◆ WHAT NEEDS TO BE DONE ◆
Reproduce word for word, from the entries below, the line with "What is J/374300", the line with "Answer: 490/3 ≈ 163.33", and every line between them, and nothing more.

+---+

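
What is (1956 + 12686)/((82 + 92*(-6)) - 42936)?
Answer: -7321/21703 ≈ -0.33733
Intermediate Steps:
(1956 + 12686)/((82 + 92*(-6)) - 42936) = 14642/((82 - 552) - 42936) = 14642/(-470 - 42936) = 14642/(-43406) = 14642*(-1/43406) = -7321/21703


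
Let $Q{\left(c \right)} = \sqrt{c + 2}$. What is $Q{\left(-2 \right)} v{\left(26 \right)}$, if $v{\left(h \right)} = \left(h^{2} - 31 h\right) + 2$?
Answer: $0$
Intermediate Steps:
$v{\left(h \right)} = 2 + h^{2} - 31 h$
$Q{\left(c \right)} = \sqrt{2 + c}$
$Q{\left(-2 \right)} v{\left(26 \right)} = \sqrt{2 - 2} \left(2 + 26^{2} - 806\right) = \sqrt{0} \left(2 + 676 - 806\right) = 0 \left(-128\right) = 0$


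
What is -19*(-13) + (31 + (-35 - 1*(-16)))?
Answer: 259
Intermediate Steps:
-19*(-13) + (31 + (-35 - 1*(-16))) = 247 + (31 + (-35 + 16)) = 247 + (31 - 19) = 247 + 12 = 259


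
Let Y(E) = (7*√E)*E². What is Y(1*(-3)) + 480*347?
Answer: 166560 + 63*I*√3 ≈ 1.6656e+5 + 109.12*I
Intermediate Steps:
Y(E) = 7*E^(5/2)
Y(1*(-3)) + 480*347 = 7*(1*(-3))^(5/2) + 480*347 = 7*(-3)^(5/2) + 166560 = 7*(9*I*√3) + 166560 = 63*I*√3 + 166560 = 166560 + 63*I*√3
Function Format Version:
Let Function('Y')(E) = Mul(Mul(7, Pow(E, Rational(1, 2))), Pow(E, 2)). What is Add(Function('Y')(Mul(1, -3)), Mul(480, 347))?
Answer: Add(166560, Mul(63, I, Pow(3, Rational(1, 2)))) ≈ Add(1.6656e+5, Mul(109.12, I))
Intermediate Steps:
Function('Y')(E) = Mul(7, Pow(E, Rational(5, 2)))
Add(Function('Y')(Mul(1, -3)), Mul(480, 347)) = Add(Mul(7, Pow(Mul(1, -3), Rational(5, 2))), Mul(480, 347)) = Add(Mul(7, Pow(-3, Rational(5, 2))), 166560) = Add(Mul(7, Mul(9, I, Pow(3, Rational(1, 2)))), 166560) = Add(Mul(63, I, Pow(3, Rational(1, 2))), 166560) = Add(166560, Mul(63, I, Pow(3, Rational(1, 2))))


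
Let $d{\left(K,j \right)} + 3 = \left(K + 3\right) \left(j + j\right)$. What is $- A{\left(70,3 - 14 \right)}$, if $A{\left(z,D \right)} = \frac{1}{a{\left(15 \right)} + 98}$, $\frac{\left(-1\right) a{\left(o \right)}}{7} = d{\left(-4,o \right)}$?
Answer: $- \frac{1}{329} \approx -0.0030395$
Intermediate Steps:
$d{\left(K,j \right)} = -3 + 2 j \left(3 + K\right)$ ($d{\left(K,j \right)} = -3 + \left(K + 3\right) \left(j + j\right) = -3 + \left(3 + K\right) 2 j = -3 + 2 j \left(3 + K\right)$)
$a{\left(o \right)} = 21 + 14 o$ ($a{\left(o \right)} = - 7 \left(-3 + 6 o + 2 \left(-4\right) o\right) = - 7 \left(-3 + 6 o - 8 o\right) = - 7 \left(-3 - 2 o\right) = 21 + 14 o$)
$A{\left(z,D \right)} = \frac{1}{329}$ ($A{\left(z,D \right)} = \frac{1}{\left(21 + 14 \cdot 15\right) + 98} = \frac{1}{\left(21 + 210\right) + 98} = \frac{1}{231 + 98} = \frac{1}{329}$)
$- A{\left(70,3 - 14 \right)} = \left(-1\right) \frac{1}{329} = - \frac{1}{329}$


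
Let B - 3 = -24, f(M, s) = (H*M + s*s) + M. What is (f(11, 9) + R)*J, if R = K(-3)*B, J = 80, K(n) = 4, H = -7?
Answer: -5520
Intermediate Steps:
f(M, s) = s² - 6*M (f(M, s) = (-7*M + s*s) + M = (-7*M + s²) + M = (s² - 7*M) + M = s² - 6*M)
B = -21 (B = 3 - 24 = -21)
R = -84 (R = 4*(-21) = -84)
(f(11, 9) + R)*J = ((9² - 6*11) - 84)*80 = ((81 - 66) - 84)*80 = (15 - 84)*80 = -69*80 = -5520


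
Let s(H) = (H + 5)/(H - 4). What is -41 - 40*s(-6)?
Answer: -45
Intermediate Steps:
s(H) = (5 + H)/(-4 + H)
-41 - 40*s(-6) = -41 - 40*(5 - 6)/(-4 - 6) = -41 - 40*(-1)/(-10) = -41 - (-4)*(-1) = -41 - 40*1/10 = -41 - 4 = -45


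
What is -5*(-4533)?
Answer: 22665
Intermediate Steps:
-5*(-4533) = 22665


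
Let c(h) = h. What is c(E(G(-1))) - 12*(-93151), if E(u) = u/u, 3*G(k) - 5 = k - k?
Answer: 1117813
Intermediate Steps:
G(k) = 5/3 (G(k) = 5/3 + (k - k)/3 = 5/3 + (1/3)*0 = 5/3 + 0 = 5/3)
E(u) = 1
c(E(G(-1))) - 12*(-93151) = 1 - 12*(-93151) = 1 - 1*(-1117812) = 1 + 1117812 = 1117813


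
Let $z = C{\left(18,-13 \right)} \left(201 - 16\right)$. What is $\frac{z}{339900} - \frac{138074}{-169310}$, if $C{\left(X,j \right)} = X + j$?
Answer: $\frac{941759287}{1150969380} \approx 0.81823$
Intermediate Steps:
$z = 925$ ($z = \left(18 - 13\right) \left(201 - 16\right) = 5 \cdot 185 = 925$)
$\frac{z}{339900} - \frac{138074}{-169310} = \frac{925}{339900} - \frac{138074}{-169310} = 925 \cdot \frac{1}{339900} - - \frac{69037}{84655} = \frac{37}{13596} + \frac{69037}{84655} = \frac{941759287}{1150969380}$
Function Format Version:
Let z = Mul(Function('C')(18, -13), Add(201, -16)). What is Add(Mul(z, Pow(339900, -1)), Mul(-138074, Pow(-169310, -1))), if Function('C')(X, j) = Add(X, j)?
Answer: Rational(941759287, 1150969380) ≈ 0.81823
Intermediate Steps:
z = 925 (z = Mul(Add(18, -13), Add(201, -16)) = Mul(5, 185) = 925)
Add(Mul(z, Pow(339900, -1)), Mul(-138074, Pow(-169310, -1))) = Add(Mul(925, Pow(339900, -1)), Mul(-138074, Pow(-169310, -1))) = Add(Mul(925, Rational(1, 339900)), Mul(-138074, Rational(-1, 169310))) = Add(Rational(37, 13596), Rational(69037, 84655)) = Rational(941759287, 1150969380)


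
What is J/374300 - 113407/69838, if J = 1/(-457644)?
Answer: -9713091196197119/5981490233914800 ≈ -1.6239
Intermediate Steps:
J = -1/457644 ≈ -2.1851e-6
J/374300 - 113407/69838 = -1/457644/374300 - 113407/69838 = -1/457644*1/374300 - 113407*1/69838 = -1/171296149200 - 113407/69838 = -9713091196197119/5981490233914800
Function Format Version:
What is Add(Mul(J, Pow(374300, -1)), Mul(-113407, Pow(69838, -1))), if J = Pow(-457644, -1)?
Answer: Rational(-9713091196197119, 5981490233914800) ≈ -1.6239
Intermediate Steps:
J = Rational(-1, 457644) ≈ -2.1851e-6
Add(Mul(J, Pow(374300, -1)), Mul(-113407, Pow(69838, -1))) = Add(Mul(Rational(-1, 457644), Pow(374300, -1)), Mul(-113407, Pow(69838, -1))) = Add(Mul(Rational(-1, 457644), Rational(1, 374300)), Mul(-113407, Rational(1, 69838))) = Add(Rational(-1, 171296149200), Rational(-113407, 69838)) = Rational(-9713091196197119, 5981490233914800)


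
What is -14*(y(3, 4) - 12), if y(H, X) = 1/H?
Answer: 490/3 ≈ 163.33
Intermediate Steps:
-14*(y(3, 4) - 12) = -14*(1/3 - 12) = -14*(⅓ - 12) = -14*(-35/3) = 490/3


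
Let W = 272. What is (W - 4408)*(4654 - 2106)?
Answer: -10538528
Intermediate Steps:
(W - 4408)*(4654 - 2106) = (272 - 4408)*(4654 - 2106) = -4136*2548 = -10538528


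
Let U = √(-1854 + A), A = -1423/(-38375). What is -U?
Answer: -I*√109208844445/7675 ≈ -43.058*I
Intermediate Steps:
A = 1423/38375 (A = -1423*(-1/38375) = 1423/38375 ≈ 0.037081)
U = I*√109208844445/7675 (U = √(-1854 + 1423/38375) = √(-71145827/38375) = I*√109208844445/7675 ≈ 43.058*I)
-U = -I*√109208844445/7675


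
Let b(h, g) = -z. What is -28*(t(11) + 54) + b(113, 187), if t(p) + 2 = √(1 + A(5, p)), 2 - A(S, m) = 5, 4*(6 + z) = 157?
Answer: -5957/4 - 28*I*√2 ≈ -1489.3 - 39.598*I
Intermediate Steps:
z = 133/4 (z = -6 + (¼)*157 = -6 + 157/4 = 133/4 ≈ 33.250)
A(S, m) = -3 (A(S, m) = 2 - 1*5 = 2 - 5 = -3)
t(p) = -2 + I*√2 (t(p) = -2 + √(1 - 3) = -2 + √(-2) = -2 + I*√2)
b(h, g) = -133/4 (b(h, g) = -1*133/4 = -133/4)
-28*(t(11) + 54) + b(113, 187) = -28*((-2 + I*√2) + 54) - 133/4 = -28*(52 + I*√2) - 133/4 = (-1456 - 28*I*√2) - 133/4 = -5957/4 - 28*I*√2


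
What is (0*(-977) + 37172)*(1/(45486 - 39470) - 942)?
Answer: -52664090803/1504 ≈ -3.5016e+7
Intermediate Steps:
(0*(-977) + 37172)*(1/(45486 - 39470) - 942) = (0 + 37172)*(1/6016 - 942) = 37172*(1/6016 - 942) = 37172*(-5667071/6016) = -52664090803/1504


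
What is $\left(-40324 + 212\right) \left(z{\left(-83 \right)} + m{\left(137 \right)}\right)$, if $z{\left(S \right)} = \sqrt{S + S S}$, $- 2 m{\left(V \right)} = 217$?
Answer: $4352152 - 40112 \sqrt{6806} \approx 1.043 \cdot 10^{6}$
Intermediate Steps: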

+---+

◆ RESULT ◆
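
What is J/374300 - 113407/69838, if J = 1/(-457644)?
Answer: -9713091196197119/5981490233914800 ≈ -1.6239
Intermediate Steps:
J = -1/457644 ≈ -2.1851e-6
J/374300 - 113407/69838 = -1/457644/374300 - 113407/69838 = -1/457644*1/374300 - 113407*1/69838 = -1/171296149200 - 113407/69838 = -9713091196197119/5981490233914800
Function Format Version:
What is Add(Mul(J, Pow(374300, -1)), Mul(-113407, Pow(69838, -1))), if J = Pow(-457644, -1)?
Answer: Rational(-9713091196197119, 5981490233914800) ≈ -1.6239
Intermediate Steps:
J = Rational(-1, 457644) ≈ -2.1851e-6
Add(Mul(J, Pow(374300, -1)), Mul(-113407, Pow(69838, -1))) = Add(Mul(Rational(-1, 457644), Pow(374300, -1)), Mul(-113407, Pow(69838, -1))) = Add(Mul(Rational(-1, 457644), Rational(1, 374300)), Mul(-113407, Rational(1, 69838))) = Add(Rational(-1, 171296149200), Rational(-113407, 69838)) = Rational(-9713091196197119, 5981490233914800)


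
What is -14*(y(3, 4) - 12), if y(H, X) = 1/H?
Answer: 490/3 ≈ 163.33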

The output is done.